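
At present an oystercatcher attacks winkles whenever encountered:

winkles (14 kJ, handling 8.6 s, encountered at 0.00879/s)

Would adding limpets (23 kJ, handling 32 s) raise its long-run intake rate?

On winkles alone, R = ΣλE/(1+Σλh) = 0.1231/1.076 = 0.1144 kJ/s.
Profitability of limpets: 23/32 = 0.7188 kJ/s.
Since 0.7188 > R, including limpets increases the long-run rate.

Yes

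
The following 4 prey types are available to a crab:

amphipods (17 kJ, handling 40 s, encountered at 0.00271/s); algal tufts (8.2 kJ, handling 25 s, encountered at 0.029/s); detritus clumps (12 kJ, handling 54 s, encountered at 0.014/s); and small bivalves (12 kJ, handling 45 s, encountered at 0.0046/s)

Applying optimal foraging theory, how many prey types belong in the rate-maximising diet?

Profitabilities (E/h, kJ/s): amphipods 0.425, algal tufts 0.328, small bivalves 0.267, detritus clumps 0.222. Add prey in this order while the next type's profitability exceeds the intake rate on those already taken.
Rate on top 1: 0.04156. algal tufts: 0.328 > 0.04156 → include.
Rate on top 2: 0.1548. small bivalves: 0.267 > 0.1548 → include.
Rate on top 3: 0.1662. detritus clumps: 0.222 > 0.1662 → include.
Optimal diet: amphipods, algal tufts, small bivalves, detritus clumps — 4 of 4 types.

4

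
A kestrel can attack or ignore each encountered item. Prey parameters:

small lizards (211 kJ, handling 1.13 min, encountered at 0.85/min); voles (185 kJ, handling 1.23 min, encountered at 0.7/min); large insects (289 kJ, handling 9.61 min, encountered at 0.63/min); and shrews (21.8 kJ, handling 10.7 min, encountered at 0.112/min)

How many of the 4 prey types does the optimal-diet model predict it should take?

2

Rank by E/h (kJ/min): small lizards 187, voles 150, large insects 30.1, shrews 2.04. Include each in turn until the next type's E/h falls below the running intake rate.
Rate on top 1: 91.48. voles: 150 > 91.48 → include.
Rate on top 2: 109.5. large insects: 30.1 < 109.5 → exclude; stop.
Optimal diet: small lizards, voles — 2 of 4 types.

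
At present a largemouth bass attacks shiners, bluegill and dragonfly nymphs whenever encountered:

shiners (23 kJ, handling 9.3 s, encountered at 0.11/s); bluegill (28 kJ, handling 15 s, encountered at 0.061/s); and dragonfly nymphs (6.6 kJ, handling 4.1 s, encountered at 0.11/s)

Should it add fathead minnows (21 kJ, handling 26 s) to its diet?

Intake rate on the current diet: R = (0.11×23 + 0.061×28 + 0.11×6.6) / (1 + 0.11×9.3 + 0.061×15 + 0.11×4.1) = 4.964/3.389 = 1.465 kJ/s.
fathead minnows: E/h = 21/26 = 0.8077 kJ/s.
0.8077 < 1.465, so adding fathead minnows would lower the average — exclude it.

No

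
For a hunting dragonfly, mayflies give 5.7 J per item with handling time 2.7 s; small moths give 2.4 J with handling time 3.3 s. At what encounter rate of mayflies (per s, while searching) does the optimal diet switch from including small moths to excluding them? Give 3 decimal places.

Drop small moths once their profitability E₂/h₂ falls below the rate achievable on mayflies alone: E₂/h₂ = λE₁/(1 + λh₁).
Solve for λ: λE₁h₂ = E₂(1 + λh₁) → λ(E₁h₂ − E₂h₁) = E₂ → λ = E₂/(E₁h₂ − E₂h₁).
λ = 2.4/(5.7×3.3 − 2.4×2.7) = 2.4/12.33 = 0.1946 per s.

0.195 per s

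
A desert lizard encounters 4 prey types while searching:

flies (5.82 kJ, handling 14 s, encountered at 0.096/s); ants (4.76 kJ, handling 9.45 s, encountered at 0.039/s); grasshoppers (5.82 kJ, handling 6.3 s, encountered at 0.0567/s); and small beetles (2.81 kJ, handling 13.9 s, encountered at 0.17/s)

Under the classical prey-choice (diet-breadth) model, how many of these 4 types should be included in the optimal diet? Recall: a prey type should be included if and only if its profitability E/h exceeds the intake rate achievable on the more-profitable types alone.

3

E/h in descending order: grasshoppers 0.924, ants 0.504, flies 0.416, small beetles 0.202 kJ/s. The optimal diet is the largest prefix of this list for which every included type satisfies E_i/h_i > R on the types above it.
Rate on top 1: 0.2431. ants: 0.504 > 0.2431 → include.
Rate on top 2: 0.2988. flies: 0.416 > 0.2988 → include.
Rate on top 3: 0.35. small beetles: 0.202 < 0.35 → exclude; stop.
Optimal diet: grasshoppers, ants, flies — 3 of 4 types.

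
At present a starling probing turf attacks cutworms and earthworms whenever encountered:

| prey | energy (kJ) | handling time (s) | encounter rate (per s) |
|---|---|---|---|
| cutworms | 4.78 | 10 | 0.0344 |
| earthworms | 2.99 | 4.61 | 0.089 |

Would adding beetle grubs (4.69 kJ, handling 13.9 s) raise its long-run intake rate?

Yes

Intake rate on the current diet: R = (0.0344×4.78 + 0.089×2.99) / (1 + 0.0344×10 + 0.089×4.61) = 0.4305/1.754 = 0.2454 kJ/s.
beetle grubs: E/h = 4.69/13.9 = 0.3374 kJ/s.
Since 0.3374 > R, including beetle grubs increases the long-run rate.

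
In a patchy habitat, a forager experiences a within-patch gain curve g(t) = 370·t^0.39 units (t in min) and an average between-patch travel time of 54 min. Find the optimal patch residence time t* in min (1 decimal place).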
※ ※ ※
_Problem details_. Copy out each line from the listing that contains the string "cutworms".

_Finished exercise_.
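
At present a starling probing turf attacks cutworms and earthworms whenever encountered:
| cutworms | 4.78 | 10 | 0.0344 |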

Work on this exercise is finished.